Problem
Pull out every line with the word "hardware" from the entries below.

BEGIN Record excerpts

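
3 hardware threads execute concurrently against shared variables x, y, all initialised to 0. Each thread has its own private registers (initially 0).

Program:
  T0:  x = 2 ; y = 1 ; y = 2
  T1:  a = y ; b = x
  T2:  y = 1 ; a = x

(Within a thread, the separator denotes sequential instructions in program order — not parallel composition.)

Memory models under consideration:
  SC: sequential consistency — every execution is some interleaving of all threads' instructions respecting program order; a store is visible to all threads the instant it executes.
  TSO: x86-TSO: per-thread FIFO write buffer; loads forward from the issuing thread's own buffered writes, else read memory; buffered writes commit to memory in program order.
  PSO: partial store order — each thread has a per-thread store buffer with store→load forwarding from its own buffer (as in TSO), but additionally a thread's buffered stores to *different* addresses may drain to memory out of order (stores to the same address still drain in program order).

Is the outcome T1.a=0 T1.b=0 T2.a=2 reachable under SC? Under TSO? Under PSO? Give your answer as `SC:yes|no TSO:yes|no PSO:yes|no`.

outcome vector order: (T1.a,T1.b,T2.a)
under SC → <0 0 0> <0 0 2> <0 2 0> <0 2 2> <1 0 0> <1 0 2> <1 2 0> <1 2 2> <2 2 0> <2 2 2>
under TSO → <0 0 0> <0 0 2> <0 2 0> <0 2 2> <1 0 0> <1 0 2> <1 2 0> <1 2 2> <2 2 0> <2 2 2>
under PSO → <0 0 0> <0 0 2> <0 2 0> <0 2 2> <1 0 0> <1 0 2> <1 2 0> <1 2 2> <2 0 0> <2 0 2> <2 2 0> <2 2 2>
target <0 0 2> ∈ {SC,TSO,PSO}

SC:yes TSO:yes PSO:yes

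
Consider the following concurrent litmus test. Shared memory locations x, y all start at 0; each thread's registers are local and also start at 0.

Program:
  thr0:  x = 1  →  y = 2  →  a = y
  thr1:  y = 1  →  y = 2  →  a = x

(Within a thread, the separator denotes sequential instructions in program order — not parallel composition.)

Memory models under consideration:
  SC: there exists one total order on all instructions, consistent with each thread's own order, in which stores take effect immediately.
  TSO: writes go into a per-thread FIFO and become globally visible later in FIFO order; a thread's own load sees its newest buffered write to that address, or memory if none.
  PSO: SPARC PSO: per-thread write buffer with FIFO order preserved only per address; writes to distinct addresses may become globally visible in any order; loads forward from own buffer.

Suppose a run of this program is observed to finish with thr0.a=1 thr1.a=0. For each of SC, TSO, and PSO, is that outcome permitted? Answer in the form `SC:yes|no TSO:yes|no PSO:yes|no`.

SC:no TSO:yes PSO:yes

outcome vector order: (thr0.a,thr1.a)
under SC → 11, 20, 21
under TSO → 10, 11, 20, 21
under PSO → 10, 11, 20, 21
target 10 ∈ {TSO,PSO}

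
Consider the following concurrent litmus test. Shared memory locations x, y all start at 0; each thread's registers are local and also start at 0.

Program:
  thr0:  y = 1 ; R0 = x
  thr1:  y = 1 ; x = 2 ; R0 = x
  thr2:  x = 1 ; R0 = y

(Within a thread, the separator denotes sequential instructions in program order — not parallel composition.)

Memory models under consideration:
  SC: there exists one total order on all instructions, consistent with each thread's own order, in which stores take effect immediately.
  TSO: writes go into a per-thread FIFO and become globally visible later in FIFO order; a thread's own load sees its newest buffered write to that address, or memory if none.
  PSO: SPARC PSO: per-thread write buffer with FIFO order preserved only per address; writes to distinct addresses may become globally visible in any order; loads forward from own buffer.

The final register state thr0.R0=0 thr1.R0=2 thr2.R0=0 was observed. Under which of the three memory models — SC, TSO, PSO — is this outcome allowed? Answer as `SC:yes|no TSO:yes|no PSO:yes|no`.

SC:no TSO:yes PSO:yes

outcome vector order: (thr0.R0,thr1.R0,thr2.R0)
under SC → <0 1 1>; <0 2 1>; <1 1 1>; <1 2 0>; <1 2 1>; <2 1 1>; <2 2 0>; <2 2 1>
under TSO → <0 1 0>; <0 1 1>; <0 2 0>; <0 2 1>; <1 1 0>; <1 1 1>; <1 2 0>; <1 2 1>; <2 1 0>; <2 1 1>; <2 2 0>; <2 2 1>
under PSO → <0 1 0>; <0 1 1>; <0 2 0>; <0 2 1>; <1 1 0>; <1 1 1>; <1 2 0>; <1 2 1>; <2 1 0>; <2 1 1>; <2 2 0>; <2 2 1>
target <0 2 0> ∈ {TSO,PSO}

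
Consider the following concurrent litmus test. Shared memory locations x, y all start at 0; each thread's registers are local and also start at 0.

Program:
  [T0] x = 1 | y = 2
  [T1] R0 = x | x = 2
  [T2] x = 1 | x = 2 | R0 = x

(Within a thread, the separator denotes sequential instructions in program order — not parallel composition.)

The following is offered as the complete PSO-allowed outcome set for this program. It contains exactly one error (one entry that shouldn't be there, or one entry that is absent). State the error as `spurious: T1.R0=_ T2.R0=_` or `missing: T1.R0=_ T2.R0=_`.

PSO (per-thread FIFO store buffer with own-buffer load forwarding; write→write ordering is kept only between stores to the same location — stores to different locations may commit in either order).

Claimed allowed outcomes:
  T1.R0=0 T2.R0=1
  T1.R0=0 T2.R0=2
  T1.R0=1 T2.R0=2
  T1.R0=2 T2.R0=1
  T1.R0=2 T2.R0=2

outcome vector order: (T1.R0,T2.R0)
[PSO] allowed = {01 02 11 12 21 22}
PSO∖claimed = {11}

missing: T1.R0=1 T2.R0=1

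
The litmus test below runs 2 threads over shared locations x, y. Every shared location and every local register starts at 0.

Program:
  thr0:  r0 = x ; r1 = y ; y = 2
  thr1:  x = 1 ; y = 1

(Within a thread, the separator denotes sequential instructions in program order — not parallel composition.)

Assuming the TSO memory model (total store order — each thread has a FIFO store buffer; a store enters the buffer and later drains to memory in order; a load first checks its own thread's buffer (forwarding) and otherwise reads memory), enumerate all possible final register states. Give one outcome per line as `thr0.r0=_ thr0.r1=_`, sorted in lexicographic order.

thr0.r0=0 thr0.r1=0
thr0.r0=0 thr0.r1=1
thr0.r0=1 thr0.r1=0
thr0.r0=1 thr0.r1=1

outcome vector order: (thr0.r0,thr0.r1)
|TSO outcomes| = 4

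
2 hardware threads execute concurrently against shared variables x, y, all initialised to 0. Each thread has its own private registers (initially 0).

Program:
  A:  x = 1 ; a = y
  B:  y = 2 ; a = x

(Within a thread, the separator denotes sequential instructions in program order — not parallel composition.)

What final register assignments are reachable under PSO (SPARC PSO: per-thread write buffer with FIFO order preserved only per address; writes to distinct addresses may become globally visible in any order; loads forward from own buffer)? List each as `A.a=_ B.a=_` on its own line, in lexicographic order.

A.a=0 B.a=0
A.a=0 B.a=1
A.a=2 B.a=0
A.a=2 B.a=1

outcome vector order: (A.a,B.a)
|PSO outcomes| = 4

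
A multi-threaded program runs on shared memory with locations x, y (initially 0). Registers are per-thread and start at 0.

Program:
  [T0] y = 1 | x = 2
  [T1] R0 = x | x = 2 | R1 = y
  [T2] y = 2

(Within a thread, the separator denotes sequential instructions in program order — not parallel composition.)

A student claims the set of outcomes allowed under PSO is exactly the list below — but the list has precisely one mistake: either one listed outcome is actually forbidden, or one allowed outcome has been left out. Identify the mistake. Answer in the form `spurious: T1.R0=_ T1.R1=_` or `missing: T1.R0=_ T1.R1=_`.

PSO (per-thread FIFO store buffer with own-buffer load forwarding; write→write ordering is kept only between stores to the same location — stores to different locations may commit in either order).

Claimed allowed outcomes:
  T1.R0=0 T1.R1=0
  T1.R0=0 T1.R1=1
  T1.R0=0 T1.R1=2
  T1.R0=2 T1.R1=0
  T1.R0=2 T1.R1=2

outcome vector order: (T1.R0,T1.R1)
under PSO → 00, 01, 02, 20, 21, 22
PSO∖claimed = {21}

missing: T1.R0=2 T1.R1=1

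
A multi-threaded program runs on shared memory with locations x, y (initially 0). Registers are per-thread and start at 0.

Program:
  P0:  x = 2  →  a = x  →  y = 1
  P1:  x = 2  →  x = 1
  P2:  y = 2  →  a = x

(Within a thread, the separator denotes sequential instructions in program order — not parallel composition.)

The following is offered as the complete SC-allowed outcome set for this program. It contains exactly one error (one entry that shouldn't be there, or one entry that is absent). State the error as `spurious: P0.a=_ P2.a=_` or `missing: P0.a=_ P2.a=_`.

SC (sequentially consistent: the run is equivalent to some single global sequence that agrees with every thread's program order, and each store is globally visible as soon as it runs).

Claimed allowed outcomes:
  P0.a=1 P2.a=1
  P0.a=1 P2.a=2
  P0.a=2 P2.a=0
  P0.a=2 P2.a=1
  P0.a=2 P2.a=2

missing: P0.a=1 P2.a=0

outcome vector order: (P0.a,P2.a)
[SC] allowed = {1/0, 1/1, 1/2, 2/0, 2/1, 2/2}
SC∖claimed = {1/0}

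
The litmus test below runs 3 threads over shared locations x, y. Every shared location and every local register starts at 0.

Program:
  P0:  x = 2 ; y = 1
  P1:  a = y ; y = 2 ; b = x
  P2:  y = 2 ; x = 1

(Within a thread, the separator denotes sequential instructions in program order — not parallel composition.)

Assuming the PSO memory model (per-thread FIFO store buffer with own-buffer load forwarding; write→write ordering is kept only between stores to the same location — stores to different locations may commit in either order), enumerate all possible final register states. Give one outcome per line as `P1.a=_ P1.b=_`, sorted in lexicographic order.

P1.a=0 P1.b=0
P1.a=0 P1.b=1
P1.a=0 P1.b=2
P1.a=1 P1.b=0
P1.a=1 P1.b=1
P1.a=1 P1.b=2
P1.a=2 P1.b=0
P1.a=2 P1.b=1
P1.a=2 P1.b=2

outcome vector order: (P1.a,P1.b)
|PSO outcomes| = 9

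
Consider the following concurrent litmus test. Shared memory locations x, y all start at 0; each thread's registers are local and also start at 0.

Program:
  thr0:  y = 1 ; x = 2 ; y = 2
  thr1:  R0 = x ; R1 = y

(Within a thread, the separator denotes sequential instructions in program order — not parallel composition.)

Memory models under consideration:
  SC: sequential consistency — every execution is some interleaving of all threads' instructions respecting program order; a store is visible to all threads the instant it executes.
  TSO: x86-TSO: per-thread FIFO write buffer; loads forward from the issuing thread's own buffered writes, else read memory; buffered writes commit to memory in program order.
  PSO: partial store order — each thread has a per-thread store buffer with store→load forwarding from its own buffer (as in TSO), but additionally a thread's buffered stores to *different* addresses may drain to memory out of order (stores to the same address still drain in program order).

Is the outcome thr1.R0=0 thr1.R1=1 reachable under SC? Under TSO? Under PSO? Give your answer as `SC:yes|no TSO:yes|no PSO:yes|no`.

SC:yes TSO:yes PSO:yes

outcome vector order: (thr1.R0,thr1.R1)
under SC → <0 0>, <0 1>, <0 2>, <2 1>, <2 2>
under TSO → <0 0>, <0 1>, <0 2>, <2 1>, <2 2>
under PSO → <0 0>, <0 1>, <0 2>, <2 0>, <2 1>, <2 2>
target <0 1> ∈ {SC,TSO,PSO}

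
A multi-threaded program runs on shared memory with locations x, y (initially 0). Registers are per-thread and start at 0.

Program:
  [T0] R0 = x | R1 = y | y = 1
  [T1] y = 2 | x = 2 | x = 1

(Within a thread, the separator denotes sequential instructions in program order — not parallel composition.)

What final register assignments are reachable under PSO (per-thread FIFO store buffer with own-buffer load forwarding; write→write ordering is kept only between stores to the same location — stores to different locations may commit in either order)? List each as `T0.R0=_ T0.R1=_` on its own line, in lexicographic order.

T0.R0=0 T0.R1=0
T0.R0=0 T0.R1=2
T0.R0=1 T0.R1=0
T0.R0=1 T0.R1=2
T0.R0=2 T0.R1=0
T0.R0=2 T0.R1=2

outcome vector order: (T0.R0,T0.R1)
|PSO outcomes| = 6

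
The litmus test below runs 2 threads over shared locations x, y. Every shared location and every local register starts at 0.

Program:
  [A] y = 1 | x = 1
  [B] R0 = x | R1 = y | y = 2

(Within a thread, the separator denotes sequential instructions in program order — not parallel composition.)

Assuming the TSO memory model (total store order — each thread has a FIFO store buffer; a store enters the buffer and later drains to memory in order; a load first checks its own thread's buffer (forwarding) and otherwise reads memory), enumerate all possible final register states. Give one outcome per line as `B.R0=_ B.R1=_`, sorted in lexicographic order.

B.R0=0 B.R1=0
B.R0=0 B.R1=1
B.R0=1 B.R1=1

outcome vector order: (B.R0,B.R1)
|TSO outcomes| = 3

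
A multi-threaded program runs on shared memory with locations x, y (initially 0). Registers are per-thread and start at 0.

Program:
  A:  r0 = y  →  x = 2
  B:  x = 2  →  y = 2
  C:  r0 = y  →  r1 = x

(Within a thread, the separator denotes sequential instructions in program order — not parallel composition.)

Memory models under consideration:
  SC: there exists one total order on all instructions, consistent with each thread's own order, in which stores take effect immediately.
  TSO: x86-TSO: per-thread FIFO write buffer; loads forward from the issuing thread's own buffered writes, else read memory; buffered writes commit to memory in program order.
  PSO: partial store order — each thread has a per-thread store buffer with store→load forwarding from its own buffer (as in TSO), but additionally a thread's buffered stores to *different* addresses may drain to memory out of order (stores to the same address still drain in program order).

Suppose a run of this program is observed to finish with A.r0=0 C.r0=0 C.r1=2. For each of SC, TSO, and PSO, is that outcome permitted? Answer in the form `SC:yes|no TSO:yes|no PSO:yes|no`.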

END Record excerpts

Solution
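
3 hardware threads execute concurrently against shared variables x, y, all initialised to 0. Each thread has its own private registers (initially 0).
2 hardware threads execute concurrently against shared variables x, y, all initialised to 0. Each thread has its own private registers (initially 0).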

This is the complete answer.